◆ What needs to be done
Print the line where "v) = (7/2, -2*pi/5)." occurs and every line that follows it in the data below, ending with the last line, precisely as written.

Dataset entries
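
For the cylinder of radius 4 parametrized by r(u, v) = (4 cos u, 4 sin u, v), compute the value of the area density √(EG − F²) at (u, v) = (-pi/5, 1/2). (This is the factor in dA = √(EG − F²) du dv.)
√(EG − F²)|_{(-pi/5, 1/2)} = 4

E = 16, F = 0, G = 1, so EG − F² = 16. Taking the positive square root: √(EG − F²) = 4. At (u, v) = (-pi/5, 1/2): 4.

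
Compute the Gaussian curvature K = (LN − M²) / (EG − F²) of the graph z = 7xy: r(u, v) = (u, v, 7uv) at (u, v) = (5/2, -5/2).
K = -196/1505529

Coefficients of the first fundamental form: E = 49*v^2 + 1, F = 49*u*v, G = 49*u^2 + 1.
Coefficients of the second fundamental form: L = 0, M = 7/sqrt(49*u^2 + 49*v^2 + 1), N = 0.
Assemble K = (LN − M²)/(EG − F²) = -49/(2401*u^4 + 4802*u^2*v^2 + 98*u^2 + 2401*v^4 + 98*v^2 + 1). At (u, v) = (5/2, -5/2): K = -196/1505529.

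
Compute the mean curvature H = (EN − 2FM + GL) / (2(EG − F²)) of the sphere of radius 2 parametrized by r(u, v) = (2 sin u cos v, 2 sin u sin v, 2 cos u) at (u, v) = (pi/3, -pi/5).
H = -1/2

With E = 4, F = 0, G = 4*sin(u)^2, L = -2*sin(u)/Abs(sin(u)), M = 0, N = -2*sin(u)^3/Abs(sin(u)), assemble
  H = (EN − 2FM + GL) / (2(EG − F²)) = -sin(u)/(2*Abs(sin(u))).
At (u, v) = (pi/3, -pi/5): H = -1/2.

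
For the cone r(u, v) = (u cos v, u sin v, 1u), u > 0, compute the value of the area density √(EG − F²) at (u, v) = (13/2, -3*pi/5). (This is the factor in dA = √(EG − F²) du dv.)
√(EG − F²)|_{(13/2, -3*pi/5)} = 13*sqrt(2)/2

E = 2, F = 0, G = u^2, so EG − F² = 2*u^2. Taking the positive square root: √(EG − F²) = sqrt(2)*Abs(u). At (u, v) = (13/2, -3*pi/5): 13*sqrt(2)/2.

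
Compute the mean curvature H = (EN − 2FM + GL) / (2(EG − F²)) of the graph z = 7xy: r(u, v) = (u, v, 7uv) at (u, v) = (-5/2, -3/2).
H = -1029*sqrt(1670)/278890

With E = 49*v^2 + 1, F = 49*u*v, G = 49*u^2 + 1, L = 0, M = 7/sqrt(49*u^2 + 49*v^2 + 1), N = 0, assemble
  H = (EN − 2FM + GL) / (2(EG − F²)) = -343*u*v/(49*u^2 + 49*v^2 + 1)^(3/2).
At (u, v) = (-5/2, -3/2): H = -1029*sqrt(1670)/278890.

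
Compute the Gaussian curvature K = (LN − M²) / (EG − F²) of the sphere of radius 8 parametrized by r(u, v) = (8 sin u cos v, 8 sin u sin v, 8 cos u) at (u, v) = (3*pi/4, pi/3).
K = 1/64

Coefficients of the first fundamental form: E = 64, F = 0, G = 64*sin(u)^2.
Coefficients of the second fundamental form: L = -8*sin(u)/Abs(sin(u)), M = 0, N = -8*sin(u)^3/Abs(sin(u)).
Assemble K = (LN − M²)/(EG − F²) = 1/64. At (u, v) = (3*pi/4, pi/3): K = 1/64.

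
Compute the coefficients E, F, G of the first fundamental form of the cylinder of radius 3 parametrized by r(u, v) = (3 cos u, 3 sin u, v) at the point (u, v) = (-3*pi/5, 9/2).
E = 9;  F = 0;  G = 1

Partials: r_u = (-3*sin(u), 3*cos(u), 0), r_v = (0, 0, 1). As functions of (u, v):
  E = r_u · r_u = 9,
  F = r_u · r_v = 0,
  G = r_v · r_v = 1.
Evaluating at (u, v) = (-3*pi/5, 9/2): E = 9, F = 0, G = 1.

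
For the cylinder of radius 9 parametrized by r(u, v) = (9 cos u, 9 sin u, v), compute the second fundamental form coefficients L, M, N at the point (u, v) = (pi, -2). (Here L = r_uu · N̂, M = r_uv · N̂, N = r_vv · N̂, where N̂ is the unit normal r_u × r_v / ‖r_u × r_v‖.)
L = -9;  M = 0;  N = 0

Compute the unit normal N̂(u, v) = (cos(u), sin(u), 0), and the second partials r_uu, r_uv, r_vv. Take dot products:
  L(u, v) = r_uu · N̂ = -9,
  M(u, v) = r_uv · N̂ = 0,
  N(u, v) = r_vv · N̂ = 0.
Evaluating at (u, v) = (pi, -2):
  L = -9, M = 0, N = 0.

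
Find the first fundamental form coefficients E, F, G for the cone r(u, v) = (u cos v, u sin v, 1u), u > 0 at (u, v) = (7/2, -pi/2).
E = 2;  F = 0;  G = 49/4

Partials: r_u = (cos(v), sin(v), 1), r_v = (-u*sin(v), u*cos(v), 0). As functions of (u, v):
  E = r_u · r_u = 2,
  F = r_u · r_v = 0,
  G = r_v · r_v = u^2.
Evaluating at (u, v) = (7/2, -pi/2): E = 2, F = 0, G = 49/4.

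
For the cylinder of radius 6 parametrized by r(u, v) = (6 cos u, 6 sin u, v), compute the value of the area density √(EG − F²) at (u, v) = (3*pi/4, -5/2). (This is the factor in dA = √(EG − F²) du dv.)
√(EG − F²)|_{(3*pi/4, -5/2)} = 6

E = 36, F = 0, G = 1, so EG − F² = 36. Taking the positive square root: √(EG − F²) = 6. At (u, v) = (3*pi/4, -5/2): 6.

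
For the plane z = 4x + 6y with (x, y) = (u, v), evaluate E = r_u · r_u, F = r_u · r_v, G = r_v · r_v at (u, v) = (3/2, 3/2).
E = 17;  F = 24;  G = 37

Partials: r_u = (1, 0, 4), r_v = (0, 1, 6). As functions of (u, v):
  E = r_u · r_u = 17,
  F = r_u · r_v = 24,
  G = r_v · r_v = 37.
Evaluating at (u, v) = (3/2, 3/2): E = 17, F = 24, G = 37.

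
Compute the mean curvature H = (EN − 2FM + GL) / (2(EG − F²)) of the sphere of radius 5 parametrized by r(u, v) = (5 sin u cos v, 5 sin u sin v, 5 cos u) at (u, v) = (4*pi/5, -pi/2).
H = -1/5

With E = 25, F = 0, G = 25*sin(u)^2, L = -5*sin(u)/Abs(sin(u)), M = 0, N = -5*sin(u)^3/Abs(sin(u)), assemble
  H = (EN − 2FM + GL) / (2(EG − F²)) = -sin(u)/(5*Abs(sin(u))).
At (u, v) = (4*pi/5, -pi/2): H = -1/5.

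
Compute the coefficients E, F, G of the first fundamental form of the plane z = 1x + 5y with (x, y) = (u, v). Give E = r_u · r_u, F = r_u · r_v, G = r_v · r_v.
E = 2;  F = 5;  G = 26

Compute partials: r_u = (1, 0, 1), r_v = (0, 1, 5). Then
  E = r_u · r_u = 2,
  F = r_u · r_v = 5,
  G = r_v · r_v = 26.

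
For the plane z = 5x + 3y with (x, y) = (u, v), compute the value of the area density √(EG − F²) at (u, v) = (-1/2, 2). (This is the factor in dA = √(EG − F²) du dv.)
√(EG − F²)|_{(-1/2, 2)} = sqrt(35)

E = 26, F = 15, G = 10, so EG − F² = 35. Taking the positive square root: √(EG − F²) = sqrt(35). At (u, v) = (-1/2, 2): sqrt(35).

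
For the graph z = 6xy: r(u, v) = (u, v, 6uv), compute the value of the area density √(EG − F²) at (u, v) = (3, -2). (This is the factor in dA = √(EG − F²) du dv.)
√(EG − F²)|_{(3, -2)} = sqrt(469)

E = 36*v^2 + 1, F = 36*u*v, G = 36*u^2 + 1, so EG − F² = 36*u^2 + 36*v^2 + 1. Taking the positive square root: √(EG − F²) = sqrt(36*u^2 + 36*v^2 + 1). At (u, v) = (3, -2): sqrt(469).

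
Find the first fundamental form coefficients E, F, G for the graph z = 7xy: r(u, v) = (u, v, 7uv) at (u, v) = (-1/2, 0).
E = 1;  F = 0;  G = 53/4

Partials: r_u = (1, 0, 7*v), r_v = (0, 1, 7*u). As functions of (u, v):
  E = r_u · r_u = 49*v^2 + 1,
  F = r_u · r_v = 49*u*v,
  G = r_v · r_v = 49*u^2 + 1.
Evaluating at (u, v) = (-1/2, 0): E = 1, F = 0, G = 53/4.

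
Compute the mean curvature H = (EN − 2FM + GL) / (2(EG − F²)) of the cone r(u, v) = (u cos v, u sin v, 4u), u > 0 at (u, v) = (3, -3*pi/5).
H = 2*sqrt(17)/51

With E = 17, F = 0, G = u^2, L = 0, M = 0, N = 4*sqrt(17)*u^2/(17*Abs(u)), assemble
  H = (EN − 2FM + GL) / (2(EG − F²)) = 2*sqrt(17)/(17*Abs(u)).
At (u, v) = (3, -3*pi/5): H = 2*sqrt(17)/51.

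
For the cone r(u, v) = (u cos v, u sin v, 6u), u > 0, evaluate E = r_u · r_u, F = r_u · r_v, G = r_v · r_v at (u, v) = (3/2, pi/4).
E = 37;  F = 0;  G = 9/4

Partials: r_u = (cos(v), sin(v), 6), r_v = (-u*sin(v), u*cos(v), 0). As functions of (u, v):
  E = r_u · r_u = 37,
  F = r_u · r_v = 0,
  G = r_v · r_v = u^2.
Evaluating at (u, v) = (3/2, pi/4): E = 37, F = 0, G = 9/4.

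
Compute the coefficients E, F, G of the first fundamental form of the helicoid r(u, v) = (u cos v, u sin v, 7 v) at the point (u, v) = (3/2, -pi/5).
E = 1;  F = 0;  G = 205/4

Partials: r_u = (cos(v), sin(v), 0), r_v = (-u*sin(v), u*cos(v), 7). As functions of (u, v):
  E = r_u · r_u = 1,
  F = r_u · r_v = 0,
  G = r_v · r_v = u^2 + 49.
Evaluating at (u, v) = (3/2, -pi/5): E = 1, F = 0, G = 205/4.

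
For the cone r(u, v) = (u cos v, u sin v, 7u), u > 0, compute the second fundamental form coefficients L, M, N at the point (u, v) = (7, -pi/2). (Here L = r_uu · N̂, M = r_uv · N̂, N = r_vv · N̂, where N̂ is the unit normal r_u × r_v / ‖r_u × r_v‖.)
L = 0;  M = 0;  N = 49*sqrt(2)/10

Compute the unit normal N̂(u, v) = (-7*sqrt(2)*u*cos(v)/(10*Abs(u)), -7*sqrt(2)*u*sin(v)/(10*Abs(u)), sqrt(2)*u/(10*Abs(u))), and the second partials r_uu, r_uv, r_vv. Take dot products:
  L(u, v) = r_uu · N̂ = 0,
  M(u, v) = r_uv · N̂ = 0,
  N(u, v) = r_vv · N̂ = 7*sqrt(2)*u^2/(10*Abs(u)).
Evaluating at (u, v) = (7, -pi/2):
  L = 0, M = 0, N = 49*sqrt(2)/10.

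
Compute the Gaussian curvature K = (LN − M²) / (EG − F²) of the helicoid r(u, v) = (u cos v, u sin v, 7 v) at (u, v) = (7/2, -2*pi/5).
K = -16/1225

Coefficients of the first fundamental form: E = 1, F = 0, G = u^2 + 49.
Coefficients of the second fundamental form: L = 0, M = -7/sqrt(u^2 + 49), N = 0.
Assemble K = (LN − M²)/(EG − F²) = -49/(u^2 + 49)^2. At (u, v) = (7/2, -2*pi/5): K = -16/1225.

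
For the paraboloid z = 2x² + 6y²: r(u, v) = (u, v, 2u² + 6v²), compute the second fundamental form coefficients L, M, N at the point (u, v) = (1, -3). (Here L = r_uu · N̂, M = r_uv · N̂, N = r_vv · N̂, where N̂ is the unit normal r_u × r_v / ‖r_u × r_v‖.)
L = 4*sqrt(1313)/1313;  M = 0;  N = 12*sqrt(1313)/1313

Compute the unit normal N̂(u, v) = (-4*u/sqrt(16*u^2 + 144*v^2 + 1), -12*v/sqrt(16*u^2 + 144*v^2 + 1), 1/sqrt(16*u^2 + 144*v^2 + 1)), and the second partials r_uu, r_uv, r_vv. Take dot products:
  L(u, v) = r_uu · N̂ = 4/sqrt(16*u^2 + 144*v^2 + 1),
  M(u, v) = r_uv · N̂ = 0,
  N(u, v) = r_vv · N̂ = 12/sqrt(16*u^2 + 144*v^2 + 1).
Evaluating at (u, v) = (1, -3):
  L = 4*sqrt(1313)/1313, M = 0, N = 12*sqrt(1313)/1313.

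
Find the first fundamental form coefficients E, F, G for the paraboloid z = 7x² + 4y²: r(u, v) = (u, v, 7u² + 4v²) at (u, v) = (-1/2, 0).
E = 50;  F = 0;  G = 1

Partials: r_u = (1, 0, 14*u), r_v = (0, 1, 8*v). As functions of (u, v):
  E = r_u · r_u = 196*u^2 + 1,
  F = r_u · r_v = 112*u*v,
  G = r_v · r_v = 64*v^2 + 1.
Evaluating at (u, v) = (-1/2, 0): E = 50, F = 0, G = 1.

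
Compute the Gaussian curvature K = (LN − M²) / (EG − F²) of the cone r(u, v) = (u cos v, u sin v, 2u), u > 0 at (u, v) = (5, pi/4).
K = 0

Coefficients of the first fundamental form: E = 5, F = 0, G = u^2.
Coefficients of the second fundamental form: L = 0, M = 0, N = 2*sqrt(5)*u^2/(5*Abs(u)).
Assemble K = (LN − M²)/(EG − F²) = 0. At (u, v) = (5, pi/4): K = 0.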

◆ Result of this task
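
Compute the Gaussian curvature K = (LN − M²) / (EG − F²) of the helicoid r(u, v) = (u cos v, u sin v, 7 v) at (u, v) = (7/2, -2*pi/5).
K = -16/1225

Coefficients of the first fundamental form: E = 1, F = 0, G = u^2 + 49.
Coefficients of the second fundamental form: L = 0, M = -7/sqrt(u^2 + 49), N = 0.
Assemble K = (LN − M²)/(EG − F²) = -49/(u^2 + 49)^2. At (u, v) = (7/2, -2*pi/5): K = -16/1225.

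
For the paraboloid z = 2x² + 6y²: r(u, v) = (u, v, 2u² + 6v²), compute the second fundamental form coefficients L, M, N at the point (u, v) = (1, -3). (Here L = r_uu · N̂, M = r_uv · N̂, N = r_vv · N̂, where N̂ is the unit normal r_u × r_v / ‖r_u × r_v‖.)
L = 4*sqrt(1313)/1313;  M = 0;  N = 12*sqrt(1313)/1313

Compute the unit normal N̂(u, v) = (-4*u/sqrt(16*u^2 + 144*v^2 + 1), -12*v/sqrt(16*u^2 + 144*v^2 + 1), 1/sqrt(16*u^2 + 144*v^2 + 1)), and the second partials r_uu, r_uv, r_vv. Take dot products:
  L(u, v) = r_uu · N̂ = 4/sqrt(16*u^2 + 144*v^2 + 1),
  M(u, v) = r_uv · N̂ = 0,
  N(u, v) = r_vv · N̂ = 12/sqrt(16*u^2 + 144*v^2 + 1).
Evaluating at (u, v) = (1, -3):
  L = 4*sqrt(1313)/1313, M = 0, N = 12*sqrt(1313)/1313.

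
Find the first fundamental form coefficients E, F, G for the paraboloid z = 7x² + 4y²: r(u, v) = (u, v, 7u² + 4v²) at (u, v) = (-1/2, 0).
E = 50;  F = 0;  G = 1

Partials: r_u = (1, 0, 14*u), r_v = (0, 1, 8*v). As functions of (u, v):
  E = r_u · r_u = 196*u^2 + 1,
  F = r_u · r_v = 112*u*v,
  G = r_v · r_v = 64*v^2 + 1.
Evaluating at (u, v) = (-1/2, 0): E = 50, F = 0, G = 1.

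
Compute the Gaussian curvature K = (LN − M²) / (EG − F²) of the cone r(u, v) = (u cos v, u sin v, 2u), u > 0 at (u, v) = (5, pi/4).
K = 0

Coefficients of the first fundamental form: E = 5, F = 0, G = u^2.
Coefficients of the second fundamental form: L = 0, M = 0, N = 2*sqrt(5)*u^2/(5*Abs(u)).
Assemble K = (LN − M²)/(EG − F²) = 0. At (u, v) = (5, pi/4): K = 0.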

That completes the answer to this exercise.